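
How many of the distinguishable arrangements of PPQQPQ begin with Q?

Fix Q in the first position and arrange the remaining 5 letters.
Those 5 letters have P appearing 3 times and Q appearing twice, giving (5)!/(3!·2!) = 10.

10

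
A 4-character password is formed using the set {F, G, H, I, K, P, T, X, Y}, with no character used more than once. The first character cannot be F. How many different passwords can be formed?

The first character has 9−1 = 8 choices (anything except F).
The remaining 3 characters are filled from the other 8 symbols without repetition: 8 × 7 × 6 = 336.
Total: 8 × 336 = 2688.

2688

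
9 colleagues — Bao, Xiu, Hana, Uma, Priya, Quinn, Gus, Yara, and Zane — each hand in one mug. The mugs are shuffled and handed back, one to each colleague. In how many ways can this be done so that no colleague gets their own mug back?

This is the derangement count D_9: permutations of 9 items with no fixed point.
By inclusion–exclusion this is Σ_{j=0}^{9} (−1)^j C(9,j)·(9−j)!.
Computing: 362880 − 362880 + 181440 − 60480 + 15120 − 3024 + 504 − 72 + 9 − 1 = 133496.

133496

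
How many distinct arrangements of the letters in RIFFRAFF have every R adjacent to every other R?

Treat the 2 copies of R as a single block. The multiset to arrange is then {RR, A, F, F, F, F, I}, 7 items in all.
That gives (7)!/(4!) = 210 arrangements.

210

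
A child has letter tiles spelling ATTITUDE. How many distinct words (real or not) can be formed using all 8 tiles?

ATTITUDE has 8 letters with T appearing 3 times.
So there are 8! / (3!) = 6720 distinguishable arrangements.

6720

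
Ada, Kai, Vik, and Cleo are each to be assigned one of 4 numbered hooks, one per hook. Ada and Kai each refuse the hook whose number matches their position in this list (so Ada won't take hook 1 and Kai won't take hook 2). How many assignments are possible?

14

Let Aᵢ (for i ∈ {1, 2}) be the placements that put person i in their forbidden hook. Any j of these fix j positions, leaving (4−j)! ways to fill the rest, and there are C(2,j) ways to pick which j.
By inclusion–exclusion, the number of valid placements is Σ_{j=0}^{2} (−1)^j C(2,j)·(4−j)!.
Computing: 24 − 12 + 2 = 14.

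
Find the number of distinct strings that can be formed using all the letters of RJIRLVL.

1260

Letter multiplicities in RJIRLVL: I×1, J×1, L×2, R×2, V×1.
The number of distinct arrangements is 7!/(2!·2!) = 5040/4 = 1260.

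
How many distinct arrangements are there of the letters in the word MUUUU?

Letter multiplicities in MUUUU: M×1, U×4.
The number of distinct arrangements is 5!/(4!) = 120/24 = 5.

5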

##########

What the exercise asks: Repeat the material in full. Change nothing.

Exercise result:
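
How many of the distinguishable arrangements of PPQQPQ begin with Q?

Fix Q in the first position and arrange the remaining 5 letters.
Those 5 letters have P appearing 3 times and Q appearing twice, giving (5)!/(3!·2!) = 10.

10

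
A 4-character password is formed using the set {F, G, H, I, K, P, T, X, Y}, with no character used more than once. The first character cannot be F. How many different passwords can be formed?

The first character has 9−1 = 8 choices (anything except F).
The remaining 3 characters are filled from the other 8 symbols without repetition: 8 × 7 × 6 = 336.
Total: 8 × 336 = 2688.

2688

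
9 colleagues — Bao, Xiu, Hana, Uma, Priya, Quinn, Gus, Yara, and Zane — each hand in one mug. The mugs are shuffled and handed back, one to each colleague. In how many ways can this be done so that no colleague gets their own mug back?

This is the derangement count D_9: permutations of 9 items with no fixed point.
By inclusion–exclusion this is Σ_{j=0}^{9} (−1)^j C(9,j)·(9−j)!.
Computing: 362880 − 362880 + 181440 − 60480 + 15120 − 3024 + 504 − 72 + 9 − 1 = 133496.

133496

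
How many distinct arrangements of the letters in RIFFRAFF have every R adjacent to every other R?

Treat the 2 copies of R as a single block. The multiset to arrange is then {RR, A, F, F, F, F, I}, 7 items in all.
That gives (7)!/(4!) = 210 arrangements.

210

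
A child has letter tiles spelling ATTITUDE. How many distinct words (real or not) can be formed using all 8 tiles?

ATTITUDE has 8 letters with T appearing 3 times.
So there are 8! / (3!) = 6720 distinguishable arrangements.

6720

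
Ada, Kai, Vik, and Cleo are each to be assigned one of 4 numbered hooks, one per hook. Ada and Kai each refuse the hook whose number matches their position in this list (so Ada won't take hook 1 and Kai won't take hook 2). How many assignments are possible?

14

Let Aᵢ (for i ∈ {1, 2}) be the placements that put person i in their forbidden hook. Any j of these fix j positions, leaving (4−j)! ways to fill the rest, and there are C(2,j) ways to pick which j.
By inclusion–exclusion, the number of valid placements is Σ_{j=0}^{2} (−1)^j C(2,j)·(4−j)!.
Computing: 24 − 12 + 2 = 14.

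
Find the number of distinct strings that can be formed using all the letters of RJIRLVL.

1260

Letter multiplicities in RJIRLVL: I×1, J×1, L×2, R×2, V×1.
The number of distinct arrangements is 7!/(2!·2!) = 5040/4 = 1260.

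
How many distinct arrangements are there of the letters in the word MUUUU?

Letter multiplicities in MUUUU: M×1, U×4.
The number of distinct arrangements is 5!/(4!) = 120/24 = 5.

5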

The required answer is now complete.